**Task statement**. Set down, please, exactly the lines below that run from the line with "4: Sf1 ⇀ J2" to the line with "5: Sf2 ⇀ J1", both lines included.

**Raw data**.
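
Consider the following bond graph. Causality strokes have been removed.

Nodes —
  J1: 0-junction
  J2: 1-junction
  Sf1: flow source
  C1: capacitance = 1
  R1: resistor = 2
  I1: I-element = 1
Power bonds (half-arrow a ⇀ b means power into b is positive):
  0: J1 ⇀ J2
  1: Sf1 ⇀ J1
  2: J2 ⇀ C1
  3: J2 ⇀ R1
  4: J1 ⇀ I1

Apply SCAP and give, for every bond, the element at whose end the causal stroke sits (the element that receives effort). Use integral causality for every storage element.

bond 0 stroke→J1
bond 1 stroke→Sf1
bond 2 stroke→J2
bond 3 stroke→J2
bond 4 stroke→I1

b1 stroke→Sf1  (source Sf1 imposes f)
b2 stroke→J2  (prefer integral on C1)
b4 stroke→I1  (I1: I, integral causality)
b0 stroke→J1  (J1: last free bond brings effort in)
b3 stroke→J2  (1-jn J2 has f-setter on 0)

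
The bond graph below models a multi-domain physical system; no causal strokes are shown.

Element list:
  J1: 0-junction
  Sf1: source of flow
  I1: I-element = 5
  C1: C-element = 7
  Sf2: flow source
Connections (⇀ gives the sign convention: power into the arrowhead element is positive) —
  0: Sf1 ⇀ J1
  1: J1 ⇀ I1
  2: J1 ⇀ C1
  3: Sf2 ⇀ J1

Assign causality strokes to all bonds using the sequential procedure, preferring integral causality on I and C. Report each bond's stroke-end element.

#0 stroke at Sf1
#1 stroke at I1
#2 stroke at J1
#3 stroke at Sf2

bond 0 stroke→Sf1  (source Sf1 imposes f)
bond 3 stroke→Sf2  (Sf2 (Sf) sets flow on bond)
bond 1 stroke→I1  (I1 integral (f out))
bond 2 stroke→J1  (closing 0-jn rule on J1)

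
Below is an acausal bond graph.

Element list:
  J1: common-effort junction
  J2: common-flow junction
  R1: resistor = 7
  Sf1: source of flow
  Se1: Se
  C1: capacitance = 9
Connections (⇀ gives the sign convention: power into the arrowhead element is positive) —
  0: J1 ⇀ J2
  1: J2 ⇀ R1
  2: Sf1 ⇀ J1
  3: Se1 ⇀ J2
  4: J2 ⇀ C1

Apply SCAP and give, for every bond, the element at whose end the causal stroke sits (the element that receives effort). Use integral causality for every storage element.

#0 |J1
#1 |J2
#2 |Sf1
#3 |J2
#4 |J2

b2 stroke at Sf1  (Sf1 (Sf) sets flow on bond)
b3 stroke at J2  (Se1 fixes effort; stroke away)
b0 stroke at J1  (J1 needs exactly one e-in)
b1 stroke at J2  (common-f at J2 fixed by 0)
b4 stroke at J2  (J2: bond 0 brought flow, rest push out)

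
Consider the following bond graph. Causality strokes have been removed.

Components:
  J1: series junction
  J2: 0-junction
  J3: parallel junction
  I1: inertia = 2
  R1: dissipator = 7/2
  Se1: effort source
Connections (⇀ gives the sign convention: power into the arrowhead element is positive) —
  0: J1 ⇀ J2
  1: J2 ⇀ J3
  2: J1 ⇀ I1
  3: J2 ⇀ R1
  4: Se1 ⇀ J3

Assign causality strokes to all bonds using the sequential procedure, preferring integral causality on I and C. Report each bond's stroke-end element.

bond 0 stroke at J1
bond 1 stroke at J2
bond 2 stroke at I1
bond 3 stroke at R1
bond 4 stroke at J3

bond 4 stroke at J3  (source Se1 imposes e)
bond 1 stroke at J2  (common-e at J3 fixed by 4)
bond 0 stroke at J1  (J2: bond 1 brought effort, rest push out)
bond 3 stroke at R1  (common-e at J2 fixed by 1)
bond 2 stroke at I1  (J1: last free bond brings flow in)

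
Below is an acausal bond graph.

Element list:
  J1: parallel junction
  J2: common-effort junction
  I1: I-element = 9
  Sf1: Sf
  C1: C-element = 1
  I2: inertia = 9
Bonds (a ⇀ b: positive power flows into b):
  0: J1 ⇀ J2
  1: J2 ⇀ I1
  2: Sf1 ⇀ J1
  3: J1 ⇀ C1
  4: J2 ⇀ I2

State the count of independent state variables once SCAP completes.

β2 →Sf1  (Sf1: flow source, stroke at near end)
β1 →I1  (I1: I, integral causality)
β3 →J1  (prefer integral on C1)
β0 →J2  (J1 effort already set via bond 3)
β4 →I2  (J2 effort already set via bond 0)

3  (C1, I1, I2 all integral)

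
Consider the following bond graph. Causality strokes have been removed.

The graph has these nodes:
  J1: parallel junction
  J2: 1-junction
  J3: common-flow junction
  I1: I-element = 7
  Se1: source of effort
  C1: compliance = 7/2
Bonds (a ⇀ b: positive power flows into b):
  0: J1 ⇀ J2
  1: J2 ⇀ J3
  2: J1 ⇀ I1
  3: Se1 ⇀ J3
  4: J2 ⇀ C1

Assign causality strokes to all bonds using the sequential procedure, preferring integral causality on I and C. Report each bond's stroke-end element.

b0 stroke→J1
b1 stroke→J2
b2 stroke→I1
b3 stroke→J3
b4 stroke→J2

bond 3 stroke→J3  (Se1 fixes effort; stroke away)
bond 1 stroke→J2  (J3: last free bond brings flow in)
bond 2 stroke→I1  (I1: I, integral causality)
bond 0 stroke→J1  (closing 0-jn rule on J1)
bond 4 stroke→J2  (common-f at J2 fixed by 0)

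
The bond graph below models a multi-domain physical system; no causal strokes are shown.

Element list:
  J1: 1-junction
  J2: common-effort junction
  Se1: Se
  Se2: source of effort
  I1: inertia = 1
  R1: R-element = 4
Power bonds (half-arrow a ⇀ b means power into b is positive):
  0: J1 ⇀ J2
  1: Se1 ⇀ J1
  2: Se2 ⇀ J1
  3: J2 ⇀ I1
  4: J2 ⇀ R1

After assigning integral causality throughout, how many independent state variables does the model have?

b1 |J1  (Se1 (Se) sets effort on bond)
b2 |J1  (Se2 fixes effort; stroke away)
b0 |J2  (J1: last free bond brings flow in)
b3 |I1  (0-jn J2 has e-setter on 0)
b4 |R1  (common-e at J2 fixed by 0)

1  (I1 all integral)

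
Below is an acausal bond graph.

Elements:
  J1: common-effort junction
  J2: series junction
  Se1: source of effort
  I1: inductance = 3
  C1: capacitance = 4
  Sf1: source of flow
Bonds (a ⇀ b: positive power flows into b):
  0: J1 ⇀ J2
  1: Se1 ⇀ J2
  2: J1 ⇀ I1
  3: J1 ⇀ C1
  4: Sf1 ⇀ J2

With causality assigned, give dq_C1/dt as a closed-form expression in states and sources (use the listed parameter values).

β1 →J2  (Se1: effort source, stroke at far end)
β4 →Sf1  (Sf1 (Sf) sets flow on bond)
β0 →J2  (common-f at J2 fixed by 4)
β2 →I1  (I1 integral (f out))
β3 →J1  (J1: last free bond brings effort in)

dq_C1/dt = -F_Sf1 - p_I1/3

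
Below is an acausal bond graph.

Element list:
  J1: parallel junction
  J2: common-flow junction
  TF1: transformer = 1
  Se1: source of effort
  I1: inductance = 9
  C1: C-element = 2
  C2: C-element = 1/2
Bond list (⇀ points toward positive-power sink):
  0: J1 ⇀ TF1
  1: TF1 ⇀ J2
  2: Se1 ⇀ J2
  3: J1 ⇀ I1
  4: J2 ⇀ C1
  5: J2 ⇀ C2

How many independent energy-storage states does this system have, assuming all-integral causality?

#2 →J2  (Se1 (Se) sets effort on bond)
#3 →I1  (I1 integral (f out))
#0 →J1  (only one effort-in slot at J1)
#1 →TF1  (through TF1, causality passes straight; one stroke at TF1)
#4 →J2  (1-jn J2 has f-setter on 1)
#5 →J2  (J2 flow already set via bond 1)

3  (C1, C2, I1 all integral)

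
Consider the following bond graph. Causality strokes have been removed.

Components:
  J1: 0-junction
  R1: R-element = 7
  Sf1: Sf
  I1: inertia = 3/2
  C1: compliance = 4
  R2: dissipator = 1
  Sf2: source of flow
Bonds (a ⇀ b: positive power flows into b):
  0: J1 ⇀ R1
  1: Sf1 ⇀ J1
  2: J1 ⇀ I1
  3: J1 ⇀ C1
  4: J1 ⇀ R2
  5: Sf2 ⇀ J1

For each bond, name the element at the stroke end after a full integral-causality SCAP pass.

#0 stroke→R1
#1 stroke→Sf1
#2 stroke→I1
#3 stroke→J1
#4 stroke→R2
#5 stroke→Sf2

β1 |Sf1  (Sf1 fixes flow; stroke at Sf1)
β5 |Sf2  (source Sf2 imposes f)
β2 |I1  (I1 integral (f out))
β3 |J1  (C1 integral (e out))
β0 |R1  (J1: bond 3 brought effort, rest push out)
β4 |R2  (common-e at J1 fixed by 3)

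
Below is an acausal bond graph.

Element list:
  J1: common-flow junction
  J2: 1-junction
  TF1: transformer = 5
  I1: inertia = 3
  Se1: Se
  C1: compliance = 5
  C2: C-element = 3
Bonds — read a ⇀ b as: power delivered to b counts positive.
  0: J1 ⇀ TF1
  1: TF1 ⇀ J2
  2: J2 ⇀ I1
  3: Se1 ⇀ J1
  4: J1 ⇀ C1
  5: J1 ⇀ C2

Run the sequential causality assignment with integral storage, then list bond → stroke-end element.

#3 |J1  (Se1 fixes effort; stroke away)
#2 |I1  (prefer integral on I1)
#1 |J2  (J2: bond 2 brought flow, rest push out)
#0 |TF1  (TF1: transformer flips bond 1)
#4 |J1  (1-jn J1 has f-setter on 0)
#5 |J1  (1-jn J1 has f-setter on 0)

bond 0 |TF1
bond 1 |J2
bond 2 |I1
bond 3 |J1
bond 4 |J1
bond 5 |J1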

**Task answer**.
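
  4: Sf1 ⇀ J2

With causality assigned, give dq_C1/dt as a closed-form expression in states and sources (use the listed parameter values).

β1 →J2  (Se1: effort source, stroke at far end)
β4 →Sf1  (Sf1 (Sf) sets flow on bond)
β0 →J2  (common-f at J2 fixed by 4)
β2 →I1  (I1 integral (f out))
β3 →J1  (J1: last free bond brings effort in)

dq_C1/dt = -F_Sf1 - p_I1/3

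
Below is an acausal bond graph.

Element list:
  J1: parallel junction
  J2: common-flow junction
  TF1: transformer = 1
  Se1: source of effort
  I1: inductance = 9
  C1: C-element = 2
  C2: C-element = 1/2
Bond list (⇀ points toward positive-power sink):
  0: J1 ⇀ TF1
  1: TF1 ⇀ J2
  2: Se1 ⇀ J2
  3: J1 ⇀ I1
  4: J2 ⇀ C1
  5: J2 ⇀ C2

How many independent energy-storage states does this system have, assuming all-integral causality?

#2 →J2  (Se1 (Se) sets effort on bond)
#3 →I1  (I1 integral (f out))
#0 →J1  (only one effort-in slot at J1)
#1 →TF1  (through TF1, causality passes straight; one stroke at TF1)
#4 →J2  (1-jn J2 has f-setter on 1)
#5 →J2  (J2 flow already set via bond 1)

3  (C1, C2, I1 all integral)

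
Consider the following bond graph. Causality strokes have been removed.

Components:
  J1: 0-junction
  R1: R-element = 7
  Sf1: Sf
  I1: inertia = 3/2
  C1: compliance = 4
  R2: dissipator = 1
  Sf2: source of flow
Bonds (a ⇀ b: positive power flows into b):
  0: J1 ⇀ R1
  1: Sf1 ⇀ J1
  2: J1 ⇀ I1
  3: J1 ⇀ C1
  4: J1 ⇀ R2
  5: Sf2 ⇀ J1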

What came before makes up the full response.